RECORDS FOR THIS TASK |
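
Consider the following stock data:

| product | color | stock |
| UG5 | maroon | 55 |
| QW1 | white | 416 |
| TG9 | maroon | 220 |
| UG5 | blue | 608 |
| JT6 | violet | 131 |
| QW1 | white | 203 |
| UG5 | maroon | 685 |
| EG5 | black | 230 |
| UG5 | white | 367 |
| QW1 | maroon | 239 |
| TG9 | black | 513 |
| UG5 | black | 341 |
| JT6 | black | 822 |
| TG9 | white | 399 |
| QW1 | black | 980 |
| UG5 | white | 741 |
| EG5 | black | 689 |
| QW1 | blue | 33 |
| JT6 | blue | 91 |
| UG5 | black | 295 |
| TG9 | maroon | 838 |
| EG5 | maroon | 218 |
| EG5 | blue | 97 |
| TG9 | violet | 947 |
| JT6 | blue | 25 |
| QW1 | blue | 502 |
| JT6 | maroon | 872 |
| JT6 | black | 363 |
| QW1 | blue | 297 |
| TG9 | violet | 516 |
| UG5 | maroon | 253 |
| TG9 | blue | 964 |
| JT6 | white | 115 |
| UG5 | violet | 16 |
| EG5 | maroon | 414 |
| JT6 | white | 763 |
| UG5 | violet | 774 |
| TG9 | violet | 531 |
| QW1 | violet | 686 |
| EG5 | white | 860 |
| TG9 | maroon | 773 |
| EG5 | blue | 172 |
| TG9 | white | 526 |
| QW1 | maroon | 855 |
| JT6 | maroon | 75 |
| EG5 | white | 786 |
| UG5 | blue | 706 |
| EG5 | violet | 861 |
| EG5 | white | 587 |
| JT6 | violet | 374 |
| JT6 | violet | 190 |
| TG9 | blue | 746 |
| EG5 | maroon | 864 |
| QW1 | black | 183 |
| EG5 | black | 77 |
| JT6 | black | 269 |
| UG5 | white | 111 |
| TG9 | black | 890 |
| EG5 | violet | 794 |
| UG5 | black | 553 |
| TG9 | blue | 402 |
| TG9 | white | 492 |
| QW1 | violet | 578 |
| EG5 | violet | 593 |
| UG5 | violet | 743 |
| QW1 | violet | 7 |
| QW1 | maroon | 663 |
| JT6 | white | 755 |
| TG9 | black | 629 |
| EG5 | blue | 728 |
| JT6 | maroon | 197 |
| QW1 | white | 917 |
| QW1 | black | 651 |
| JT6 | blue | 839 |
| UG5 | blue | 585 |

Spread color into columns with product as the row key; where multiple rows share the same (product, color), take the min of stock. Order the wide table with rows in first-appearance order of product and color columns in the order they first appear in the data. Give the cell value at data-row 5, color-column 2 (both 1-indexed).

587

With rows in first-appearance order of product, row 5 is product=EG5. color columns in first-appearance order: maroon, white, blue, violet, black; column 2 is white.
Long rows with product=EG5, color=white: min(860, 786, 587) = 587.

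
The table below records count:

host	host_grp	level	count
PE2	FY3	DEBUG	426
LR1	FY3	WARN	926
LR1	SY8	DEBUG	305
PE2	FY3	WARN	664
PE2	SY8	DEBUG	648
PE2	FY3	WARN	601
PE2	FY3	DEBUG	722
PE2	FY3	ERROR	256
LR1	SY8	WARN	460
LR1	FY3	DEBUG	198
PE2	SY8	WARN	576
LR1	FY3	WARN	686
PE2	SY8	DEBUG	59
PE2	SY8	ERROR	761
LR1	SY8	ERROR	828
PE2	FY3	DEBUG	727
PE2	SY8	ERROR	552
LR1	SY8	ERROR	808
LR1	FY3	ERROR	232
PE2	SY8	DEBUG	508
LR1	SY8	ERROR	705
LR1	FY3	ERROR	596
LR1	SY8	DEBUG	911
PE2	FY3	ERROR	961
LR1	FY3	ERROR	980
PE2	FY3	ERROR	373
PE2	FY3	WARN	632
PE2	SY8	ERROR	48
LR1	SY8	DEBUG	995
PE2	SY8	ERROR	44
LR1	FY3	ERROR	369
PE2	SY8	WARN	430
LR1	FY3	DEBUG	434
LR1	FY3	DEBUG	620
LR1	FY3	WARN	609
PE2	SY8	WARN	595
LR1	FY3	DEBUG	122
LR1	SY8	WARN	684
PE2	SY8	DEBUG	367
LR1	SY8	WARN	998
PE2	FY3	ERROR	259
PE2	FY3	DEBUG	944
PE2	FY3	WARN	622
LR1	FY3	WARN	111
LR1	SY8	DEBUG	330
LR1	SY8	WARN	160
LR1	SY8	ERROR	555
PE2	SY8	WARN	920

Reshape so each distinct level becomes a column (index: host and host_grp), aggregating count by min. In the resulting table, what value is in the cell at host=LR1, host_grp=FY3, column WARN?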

EXERCISE INSTRUCTIONS | Look through the listing and extract every line with "host" in it.

WRITTEN REPLY |
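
host	host_grp	level	count
Reshape so each distinct level becomes a column (index: host and host_grp), aggregating count by min. In the resulting table, what value is in the cell at host=LR1, host_grp=FY3, column WARN?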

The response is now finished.